How do the lines below between the ones holding "14|The pipeline handles" and "15|The architecture implements", inclusive, read? Give them again exactly, with no other lines.

[Stored items]
= = = = = = =
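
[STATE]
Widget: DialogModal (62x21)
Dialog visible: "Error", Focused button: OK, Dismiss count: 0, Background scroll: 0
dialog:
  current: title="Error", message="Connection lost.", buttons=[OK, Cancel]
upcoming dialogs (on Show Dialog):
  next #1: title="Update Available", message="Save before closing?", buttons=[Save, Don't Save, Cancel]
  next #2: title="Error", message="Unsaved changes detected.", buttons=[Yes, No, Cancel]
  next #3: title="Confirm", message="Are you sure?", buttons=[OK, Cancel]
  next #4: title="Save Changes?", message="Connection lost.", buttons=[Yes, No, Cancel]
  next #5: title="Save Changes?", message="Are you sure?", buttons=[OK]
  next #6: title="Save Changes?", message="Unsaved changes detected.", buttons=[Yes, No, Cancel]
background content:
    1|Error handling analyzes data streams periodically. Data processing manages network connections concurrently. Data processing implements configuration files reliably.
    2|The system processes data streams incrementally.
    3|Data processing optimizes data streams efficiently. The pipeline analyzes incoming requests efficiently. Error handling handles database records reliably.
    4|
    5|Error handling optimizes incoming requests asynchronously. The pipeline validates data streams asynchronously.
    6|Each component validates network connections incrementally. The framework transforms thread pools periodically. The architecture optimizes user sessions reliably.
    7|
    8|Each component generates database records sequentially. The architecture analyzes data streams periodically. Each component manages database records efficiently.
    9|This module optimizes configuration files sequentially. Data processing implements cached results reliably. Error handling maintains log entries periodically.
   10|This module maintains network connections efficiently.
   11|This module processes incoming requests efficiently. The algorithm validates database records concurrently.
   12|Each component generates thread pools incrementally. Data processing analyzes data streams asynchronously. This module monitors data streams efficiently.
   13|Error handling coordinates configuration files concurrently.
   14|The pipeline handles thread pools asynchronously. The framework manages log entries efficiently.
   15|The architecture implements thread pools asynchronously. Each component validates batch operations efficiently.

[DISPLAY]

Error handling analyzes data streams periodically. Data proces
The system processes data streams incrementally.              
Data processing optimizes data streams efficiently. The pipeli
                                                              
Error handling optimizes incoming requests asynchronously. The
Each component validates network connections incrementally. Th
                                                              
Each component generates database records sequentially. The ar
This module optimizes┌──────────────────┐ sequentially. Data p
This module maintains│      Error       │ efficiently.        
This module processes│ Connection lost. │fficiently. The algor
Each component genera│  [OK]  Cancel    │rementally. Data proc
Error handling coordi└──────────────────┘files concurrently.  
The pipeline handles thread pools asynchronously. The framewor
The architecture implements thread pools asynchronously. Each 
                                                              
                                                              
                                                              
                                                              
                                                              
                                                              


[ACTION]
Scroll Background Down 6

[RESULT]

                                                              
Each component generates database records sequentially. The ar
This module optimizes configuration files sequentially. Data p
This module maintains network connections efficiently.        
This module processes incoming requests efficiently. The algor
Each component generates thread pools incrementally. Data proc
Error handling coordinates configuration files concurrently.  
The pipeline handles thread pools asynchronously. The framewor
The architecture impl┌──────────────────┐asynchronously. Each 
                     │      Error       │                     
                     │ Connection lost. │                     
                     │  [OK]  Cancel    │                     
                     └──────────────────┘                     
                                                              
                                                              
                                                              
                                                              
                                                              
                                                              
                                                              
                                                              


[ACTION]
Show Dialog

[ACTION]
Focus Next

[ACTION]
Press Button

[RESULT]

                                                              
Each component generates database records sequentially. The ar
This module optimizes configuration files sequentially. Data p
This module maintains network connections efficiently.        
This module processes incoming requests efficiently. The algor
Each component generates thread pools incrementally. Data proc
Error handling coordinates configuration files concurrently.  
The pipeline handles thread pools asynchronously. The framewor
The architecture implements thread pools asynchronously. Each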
= = = = = = =
* [Exercise output]
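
   14|The pipeline handles thread pools asynchronously. The framework manages log entries efficiently.
   15|The architecture implements thread pools asynchronously. Each component validates batch operations efficiently.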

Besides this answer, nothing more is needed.